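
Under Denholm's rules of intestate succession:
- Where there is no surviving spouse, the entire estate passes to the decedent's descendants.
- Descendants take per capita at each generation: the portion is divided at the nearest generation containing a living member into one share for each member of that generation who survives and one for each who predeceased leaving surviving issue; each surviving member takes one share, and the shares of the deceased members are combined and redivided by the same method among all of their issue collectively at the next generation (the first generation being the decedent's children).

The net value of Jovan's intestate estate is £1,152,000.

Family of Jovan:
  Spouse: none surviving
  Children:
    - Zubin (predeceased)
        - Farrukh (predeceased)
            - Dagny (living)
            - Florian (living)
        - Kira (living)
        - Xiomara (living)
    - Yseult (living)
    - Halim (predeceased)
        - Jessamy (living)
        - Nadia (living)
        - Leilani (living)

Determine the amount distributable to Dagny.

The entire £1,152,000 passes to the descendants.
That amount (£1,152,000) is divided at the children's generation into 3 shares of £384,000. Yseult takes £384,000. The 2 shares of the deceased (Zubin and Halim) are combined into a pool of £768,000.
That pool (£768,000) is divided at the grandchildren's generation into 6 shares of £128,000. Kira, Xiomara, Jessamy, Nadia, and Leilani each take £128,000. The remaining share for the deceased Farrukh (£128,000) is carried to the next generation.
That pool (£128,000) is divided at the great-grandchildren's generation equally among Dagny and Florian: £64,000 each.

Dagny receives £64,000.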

▶ Work instruction
Copy every record once more, exactly as given.

▶ Solution to this exercise
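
Under Denholm's rules of intestate succession:
- Where there is no surviving spouse, the entire estate passes to the decedent's descendants.
- Descendants take per capita at each generation: the portion is divided at the nearest generation containing a living member into one share for each member of that generation who survives and one for each who predeceased leaving surviving issue; each surviving member takes one share, and the shares of the deceased members are combined and redivided by the same method among all of their issue collectively at the next generation (the first generation being the decedent's children).

The net value of Jovan's intestate estate is £1,152,000.

Family of Jovan:
  Spouse: none surviving
  Children:
    - Zubin (predeceased)
        - Farrukh (predeceased)
            - Dagny (living)
            - Florian (living)
        - Kira (living)
        - Xiomara (living)
    - Yseult (living)
    - Halim (predeceased)
        - Jessamy (living)
        - Nadia (living)
        - Leilani (living)

Determine the amount distributable to Dagny.

The entire £1,152,000 passes to the descendants.
That amount (£1,152,000) is divided at the children's generation into 3 shares of £384,000. Yseult takes £384,000. The 2 shares of the deceased (Zubin and Halim) are combined into a pool of £768,000.
That pool (£768,000) is divided at the grandchildren's generation into 6 shares of £128,000. Kira, Xiomara, Jessamy, Nadia, and Leilani each take £128,000. The remaining share for the deceased Farrukh (£128,000) is carried to the next generation.
That pool (£128,000) is divided at the great-grandchildren's generation equally among Dagny and Florian: £64,000 each.

Dagny receives £64,000.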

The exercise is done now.